PROBLEM DESCRIPTION
Below are some records. Return exactly the lines from the one with "2005-01-04, 2005-01-09, 2005-01-11" to the one with "May 11, 2016", and nothing else.

──────── INPUT

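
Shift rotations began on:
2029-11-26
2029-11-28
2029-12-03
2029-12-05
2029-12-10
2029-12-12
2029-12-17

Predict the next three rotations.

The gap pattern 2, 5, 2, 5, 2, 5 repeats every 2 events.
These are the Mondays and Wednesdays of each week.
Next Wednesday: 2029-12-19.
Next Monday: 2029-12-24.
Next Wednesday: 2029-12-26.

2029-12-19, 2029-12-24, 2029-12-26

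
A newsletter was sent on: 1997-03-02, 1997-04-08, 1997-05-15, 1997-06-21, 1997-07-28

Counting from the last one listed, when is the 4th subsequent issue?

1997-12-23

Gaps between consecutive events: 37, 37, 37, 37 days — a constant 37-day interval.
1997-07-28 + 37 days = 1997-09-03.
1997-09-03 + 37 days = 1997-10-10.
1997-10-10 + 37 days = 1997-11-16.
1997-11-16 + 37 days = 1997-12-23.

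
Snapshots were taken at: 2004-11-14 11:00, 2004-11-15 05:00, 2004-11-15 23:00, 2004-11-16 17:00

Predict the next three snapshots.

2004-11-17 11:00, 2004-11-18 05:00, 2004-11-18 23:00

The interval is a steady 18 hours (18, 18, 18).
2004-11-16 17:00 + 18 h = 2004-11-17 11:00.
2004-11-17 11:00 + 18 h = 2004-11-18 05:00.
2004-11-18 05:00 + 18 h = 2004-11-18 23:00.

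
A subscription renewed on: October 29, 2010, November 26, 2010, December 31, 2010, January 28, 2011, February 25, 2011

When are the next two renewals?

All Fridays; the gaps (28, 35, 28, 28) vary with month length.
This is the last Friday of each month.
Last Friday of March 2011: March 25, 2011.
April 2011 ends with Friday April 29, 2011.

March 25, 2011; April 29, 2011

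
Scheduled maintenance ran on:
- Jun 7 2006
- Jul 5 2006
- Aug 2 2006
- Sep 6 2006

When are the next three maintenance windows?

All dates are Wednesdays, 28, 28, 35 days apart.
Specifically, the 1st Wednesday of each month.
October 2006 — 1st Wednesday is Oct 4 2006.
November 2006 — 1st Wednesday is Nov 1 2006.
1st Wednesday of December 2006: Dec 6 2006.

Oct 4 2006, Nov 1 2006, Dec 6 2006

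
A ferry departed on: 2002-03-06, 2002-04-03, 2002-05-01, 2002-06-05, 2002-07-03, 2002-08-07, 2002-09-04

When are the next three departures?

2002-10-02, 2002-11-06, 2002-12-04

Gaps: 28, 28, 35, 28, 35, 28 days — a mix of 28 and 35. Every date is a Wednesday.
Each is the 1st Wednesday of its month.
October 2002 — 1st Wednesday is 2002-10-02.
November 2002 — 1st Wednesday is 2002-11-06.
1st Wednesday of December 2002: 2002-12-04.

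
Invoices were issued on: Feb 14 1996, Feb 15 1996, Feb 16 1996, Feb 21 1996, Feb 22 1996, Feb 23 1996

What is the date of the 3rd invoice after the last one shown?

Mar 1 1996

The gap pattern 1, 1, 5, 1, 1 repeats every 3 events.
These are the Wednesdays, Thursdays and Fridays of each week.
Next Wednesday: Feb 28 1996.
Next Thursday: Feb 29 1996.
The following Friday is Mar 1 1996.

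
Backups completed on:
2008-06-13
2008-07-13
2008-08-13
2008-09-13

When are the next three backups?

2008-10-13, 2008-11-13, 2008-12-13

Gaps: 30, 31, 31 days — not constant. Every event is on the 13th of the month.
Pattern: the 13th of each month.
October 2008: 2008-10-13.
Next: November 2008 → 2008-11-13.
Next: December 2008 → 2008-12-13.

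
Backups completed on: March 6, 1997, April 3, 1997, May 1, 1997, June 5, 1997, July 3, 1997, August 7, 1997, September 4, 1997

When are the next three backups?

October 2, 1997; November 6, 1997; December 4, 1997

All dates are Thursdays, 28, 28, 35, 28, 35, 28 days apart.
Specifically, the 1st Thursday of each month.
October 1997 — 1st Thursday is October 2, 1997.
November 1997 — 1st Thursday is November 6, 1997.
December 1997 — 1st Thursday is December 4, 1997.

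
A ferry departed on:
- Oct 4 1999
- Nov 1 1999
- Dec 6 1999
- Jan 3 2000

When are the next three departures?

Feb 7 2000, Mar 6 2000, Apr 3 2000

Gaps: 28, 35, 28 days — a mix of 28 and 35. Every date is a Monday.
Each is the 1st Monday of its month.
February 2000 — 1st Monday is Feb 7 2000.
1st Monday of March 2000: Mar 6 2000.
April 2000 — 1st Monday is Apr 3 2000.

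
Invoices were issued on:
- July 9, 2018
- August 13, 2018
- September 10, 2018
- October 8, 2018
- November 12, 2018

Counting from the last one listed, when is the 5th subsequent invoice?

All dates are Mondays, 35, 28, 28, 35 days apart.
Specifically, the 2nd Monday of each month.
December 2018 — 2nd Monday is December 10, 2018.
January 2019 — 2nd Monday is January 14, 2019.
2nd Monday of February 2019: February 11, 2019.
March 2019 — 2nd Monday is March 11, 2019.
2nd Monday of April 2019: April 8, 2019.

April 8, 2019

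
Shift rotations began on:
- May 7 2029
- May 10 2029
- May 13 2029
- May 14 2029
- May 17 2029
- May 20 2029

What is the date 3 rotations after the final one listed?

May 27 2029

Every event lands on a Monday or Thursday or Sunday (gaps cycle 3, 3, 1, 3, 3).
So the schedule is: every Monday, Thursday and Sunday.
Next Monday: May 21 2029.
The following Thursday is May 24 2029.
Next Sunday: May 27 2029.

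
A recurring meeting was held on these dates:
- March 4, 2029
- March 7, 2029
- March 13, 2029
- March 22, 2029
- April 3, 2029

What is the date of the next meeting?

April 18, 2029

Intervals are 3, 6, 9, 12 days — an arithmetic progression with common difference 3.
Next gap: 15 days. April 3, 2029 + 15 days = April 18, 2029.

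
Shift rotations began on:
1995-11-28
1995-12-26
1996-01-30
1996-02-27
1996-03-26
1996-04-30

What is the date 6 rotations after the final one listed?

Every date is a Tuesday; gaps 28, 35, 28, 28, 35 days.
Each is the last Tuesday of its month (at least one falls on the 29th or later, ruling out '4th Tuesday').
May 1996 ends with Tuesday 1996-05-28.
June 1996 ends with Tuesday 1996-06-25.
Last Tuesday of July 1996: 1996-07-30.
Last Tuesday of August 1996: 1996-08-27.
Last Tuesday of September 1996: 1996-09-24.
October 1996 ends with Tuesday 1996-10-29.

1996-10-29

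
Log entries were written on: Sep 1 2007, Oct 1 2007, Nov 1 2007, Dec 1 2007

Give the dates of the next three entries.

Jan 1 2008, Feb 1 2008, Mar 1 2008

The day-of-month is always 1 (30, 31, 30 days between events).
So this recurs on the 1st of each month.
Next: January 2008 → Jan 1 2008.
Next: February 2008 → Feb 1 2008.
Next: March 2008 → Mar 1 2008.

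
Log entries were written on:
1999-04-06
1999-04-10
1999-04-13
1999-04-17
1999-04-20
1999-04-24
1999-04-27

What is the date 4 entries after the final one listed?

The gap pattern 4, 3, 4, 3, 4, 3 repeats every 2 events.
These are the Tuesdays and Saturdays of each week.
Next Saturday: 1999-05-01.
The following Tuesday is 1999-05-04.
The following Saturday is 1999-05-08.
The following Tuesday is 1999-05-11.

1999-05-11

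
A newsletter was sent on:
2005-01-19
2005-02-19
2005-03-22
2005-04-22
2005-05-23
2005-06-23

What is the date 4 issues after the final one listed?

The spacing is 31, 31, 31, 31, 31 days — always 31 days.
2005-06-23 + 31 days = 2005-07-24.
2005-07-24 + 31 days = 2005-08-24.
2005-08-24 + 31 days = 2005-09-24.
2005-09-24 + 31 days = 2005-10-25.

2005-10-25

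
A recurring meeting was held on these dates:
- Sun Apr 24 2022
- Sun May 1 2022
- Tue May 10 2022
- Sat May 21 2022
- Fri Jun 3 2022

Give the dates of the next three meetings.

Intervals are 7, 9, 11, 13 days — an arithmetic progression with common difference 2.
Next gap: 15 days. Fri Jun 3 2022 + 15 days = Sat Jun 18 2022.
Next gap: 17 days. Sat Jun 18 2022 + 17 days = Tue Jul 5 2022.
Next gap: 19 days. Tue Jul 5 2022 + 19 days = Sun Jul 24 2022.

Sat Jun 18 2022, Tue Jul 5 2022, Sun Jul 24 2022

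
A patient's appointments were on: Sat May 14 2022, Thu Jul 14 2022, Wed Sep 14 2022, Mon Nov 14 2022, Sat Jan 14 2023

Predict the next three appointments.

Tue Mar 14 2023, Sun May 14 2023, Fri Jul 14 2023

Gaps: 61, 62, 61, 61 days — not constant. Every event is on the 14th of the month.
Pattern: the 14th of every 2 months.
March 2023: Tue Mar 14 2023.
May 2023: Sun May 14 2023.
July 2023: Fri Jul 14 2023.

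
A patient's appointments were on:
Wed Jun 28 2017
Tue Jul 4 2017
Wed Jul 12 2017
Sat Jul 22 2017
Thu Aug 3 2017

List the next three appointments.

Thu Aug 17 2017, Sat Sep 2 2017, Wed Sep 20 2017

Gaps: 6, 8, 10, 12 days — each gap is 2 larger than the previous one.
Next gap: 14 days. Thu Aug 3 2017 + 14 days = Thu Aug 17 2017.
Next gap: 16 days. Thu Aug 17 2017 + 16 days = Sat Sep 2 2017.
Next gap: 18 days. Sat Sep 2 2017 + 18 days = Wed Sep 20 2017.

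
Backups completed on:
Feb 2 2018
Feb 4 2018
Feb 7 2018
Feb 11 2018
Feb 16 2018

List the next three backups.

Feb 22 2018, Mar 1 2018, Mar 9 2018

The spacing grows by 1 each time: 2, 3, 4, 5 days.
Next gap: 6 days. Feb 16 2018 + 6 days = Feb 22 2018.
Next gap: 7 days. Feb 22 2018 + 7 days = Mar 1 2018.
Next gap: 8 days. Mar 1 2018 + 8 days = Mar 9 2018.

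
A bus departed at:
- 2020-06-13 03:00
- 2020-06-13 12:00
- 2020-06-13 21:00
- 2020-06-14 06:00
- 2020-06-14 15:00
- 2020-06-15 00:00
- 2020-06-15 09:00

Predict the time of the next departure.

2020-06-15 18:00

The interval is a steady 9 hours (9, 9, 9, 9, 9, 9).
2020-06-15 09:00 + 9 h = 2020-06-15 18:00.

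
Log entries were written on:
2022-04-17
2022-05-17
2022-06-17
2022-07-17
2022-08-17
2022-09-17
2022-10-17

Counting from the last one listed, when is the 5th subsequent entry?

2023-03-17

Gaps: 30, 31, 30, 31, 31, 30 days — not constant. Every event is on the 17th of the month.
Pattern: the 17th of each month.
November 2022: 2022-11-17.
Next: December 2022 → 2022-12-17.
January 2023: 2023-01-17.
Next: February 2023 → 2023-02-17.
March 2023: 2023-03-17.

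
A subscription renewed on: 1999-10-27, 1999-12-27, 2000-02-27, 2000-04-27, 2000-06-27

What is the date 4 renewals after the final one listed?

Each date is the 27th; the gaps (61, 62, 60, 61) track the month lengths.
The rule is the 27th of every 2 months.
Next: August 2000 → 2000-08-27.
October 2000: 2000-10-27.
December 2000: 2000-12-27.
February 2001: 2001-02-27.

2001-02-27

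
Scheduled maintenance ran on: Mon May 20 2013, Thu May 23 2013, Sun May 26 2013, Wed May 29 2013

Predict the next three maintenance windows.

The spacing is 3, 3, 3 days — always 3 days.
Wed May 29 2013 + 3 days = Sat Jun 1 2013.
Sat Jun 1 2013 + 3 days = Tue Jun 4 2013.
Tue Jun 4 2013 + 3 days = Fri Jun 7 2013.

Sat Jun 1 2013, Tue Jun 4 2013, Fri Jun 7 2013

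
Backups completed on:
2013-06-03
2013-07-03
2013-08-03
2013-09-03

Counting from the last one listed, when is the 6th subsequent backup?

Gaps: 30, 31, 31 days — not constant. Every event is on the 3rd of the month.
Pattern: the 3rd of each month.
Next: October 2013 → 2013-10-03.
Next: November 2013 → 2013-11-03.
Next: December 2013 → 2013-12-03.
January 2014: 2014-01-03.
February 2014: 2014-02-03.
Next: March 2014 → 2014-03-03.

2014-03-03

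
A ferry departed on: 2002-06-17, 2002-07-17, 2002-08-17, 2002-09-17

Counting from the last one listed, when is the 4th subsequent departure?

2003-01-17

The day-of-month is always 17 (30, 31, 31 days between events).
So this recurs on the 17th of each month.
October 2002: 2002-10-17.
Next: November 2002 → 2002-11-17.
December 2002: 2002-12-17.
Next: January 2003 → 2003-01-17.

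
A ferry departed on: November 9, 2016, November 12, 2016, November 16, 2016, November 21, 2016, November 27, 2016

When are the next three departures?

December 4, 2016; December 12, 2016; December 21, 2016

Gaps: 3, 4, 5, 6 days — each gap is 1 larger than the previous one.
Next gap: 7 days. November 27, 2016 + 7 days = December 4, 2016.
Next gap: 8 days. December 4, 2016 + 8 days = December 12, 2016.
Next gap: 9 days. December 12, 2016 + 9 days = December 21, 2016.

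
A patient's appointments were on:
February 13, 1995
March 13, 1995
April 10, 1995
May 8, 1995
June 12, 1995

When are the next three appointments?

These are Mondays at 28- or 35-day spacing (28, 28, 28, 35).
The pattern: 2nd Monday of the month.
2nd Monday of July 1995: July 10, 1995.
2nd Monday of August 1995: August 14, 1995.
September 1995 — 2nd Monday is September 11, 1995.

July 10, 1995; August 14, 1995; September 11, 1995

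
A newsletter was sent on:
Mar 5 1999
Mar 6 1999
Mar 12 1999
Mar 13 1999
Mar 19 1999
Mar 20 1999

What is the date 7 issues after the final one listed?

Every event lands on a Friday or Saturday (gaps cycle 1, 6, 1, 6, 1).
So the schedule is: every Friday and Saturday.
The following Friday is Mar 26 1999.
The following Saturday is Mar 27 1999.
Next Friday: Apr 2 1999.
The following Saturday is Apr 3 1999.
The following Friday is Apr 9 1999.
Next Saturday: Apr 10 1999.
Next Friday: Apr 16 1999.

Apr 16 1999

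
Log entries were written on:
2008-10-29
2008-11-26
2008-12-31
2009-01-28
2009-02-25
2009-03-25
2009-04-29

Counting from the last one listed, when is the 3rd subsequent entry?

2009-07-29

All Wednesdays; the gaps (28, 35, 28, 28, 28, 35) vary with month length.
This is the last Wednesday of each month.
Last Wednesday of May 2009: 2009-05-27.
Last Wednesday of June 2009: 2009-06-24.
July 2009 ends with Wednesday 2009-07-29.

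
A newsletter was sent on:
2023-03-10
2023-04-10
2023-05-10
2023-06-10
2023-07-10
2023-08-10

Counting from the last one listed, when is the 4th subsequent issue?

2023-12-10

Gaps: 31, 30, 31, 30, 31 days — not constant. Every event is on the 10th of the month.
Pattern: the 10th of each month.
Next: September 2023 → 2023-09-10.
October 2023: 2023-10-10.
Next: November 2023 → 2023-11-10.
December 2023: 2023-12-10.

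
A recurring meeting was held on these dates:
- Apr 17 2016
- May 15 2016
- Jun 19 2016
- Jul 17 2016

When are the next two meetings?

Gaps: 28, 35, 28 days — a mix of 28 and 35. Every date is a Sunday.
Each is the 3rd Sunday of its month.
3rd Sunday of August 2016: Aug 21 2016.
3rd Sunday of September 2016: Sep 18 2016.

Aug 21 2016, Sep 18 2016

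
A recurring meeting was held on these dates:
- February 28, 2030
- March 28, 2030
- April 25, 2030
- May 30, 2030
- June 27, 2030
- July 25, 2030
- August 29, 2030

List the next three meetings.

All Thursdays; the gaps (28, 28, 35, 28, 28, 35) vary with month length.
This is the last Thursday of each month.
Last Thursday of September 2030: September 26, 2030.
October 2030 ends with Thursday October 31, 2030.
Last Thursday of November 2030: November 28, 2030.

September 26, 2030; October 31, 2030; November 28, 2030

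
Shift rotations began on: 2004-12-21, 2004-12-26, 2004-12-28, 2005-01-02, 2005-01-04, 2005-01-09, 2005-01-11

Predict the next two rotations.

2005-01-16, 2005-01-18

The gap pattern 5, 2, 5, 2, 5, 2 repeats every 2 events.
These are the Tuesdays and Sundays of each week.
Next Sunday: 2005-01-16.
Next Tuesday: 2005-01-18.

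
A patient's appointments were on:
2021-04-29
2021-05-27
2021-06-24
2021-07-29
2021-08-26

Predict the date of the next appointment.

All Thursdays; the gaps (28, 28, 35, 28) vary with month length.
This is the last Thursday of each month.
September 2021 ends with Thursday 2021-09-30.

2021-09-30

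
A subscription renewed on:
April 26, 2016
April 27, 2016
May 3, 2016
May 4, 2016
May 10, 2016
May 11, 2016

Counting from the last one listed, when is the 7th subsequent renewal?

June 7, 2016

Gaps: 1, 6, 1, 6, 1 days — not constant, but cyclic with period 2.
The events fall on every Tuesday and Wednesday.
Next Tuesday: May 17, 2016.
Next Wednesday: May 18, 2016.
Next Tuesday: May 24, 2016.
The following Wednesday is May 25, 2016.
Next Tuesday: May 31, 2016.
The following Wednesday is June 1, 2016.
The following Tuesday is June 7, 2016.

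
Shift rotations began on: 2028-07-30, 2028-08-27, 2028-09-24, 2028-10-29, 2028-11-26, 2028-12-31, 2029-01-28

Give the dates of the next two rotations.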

────────────────

WRITTEN RESPONSE
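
Shift rotations began on: 2004-12-21, 2004-12-26, 2004-12-28, 2005-01-02, 2005-01-04, 2005-01-09, 2005-01-11

Predict the next two rotations.

2005-01-16, 2005-01-18

The gap pattern 5, 2, 5, 2, 5, 2 repeats every 2 events.
These are the Tuesdays and Sundays of each week.
Next Sunday: 2005-01-16.
Next Tuesday: 2005-01-18.

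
A patient's appointments were on:
2021-04-29
2021-05-27
2021-06-24
2021-07-29
2021-08-26

Predict the date of the next appointment.

All Thursdays; the gaps (28, 28, 35, 28) vary with month length.
This is the last Thursday of each month.
September 2021 ends with Thursday 2021-09-30.

2021-09-30

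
A subscription renewed on:
April 26, 2016
April 27, 2016
May 3, 2016
May 4, 2016
May 10, 2016
May 11, 2016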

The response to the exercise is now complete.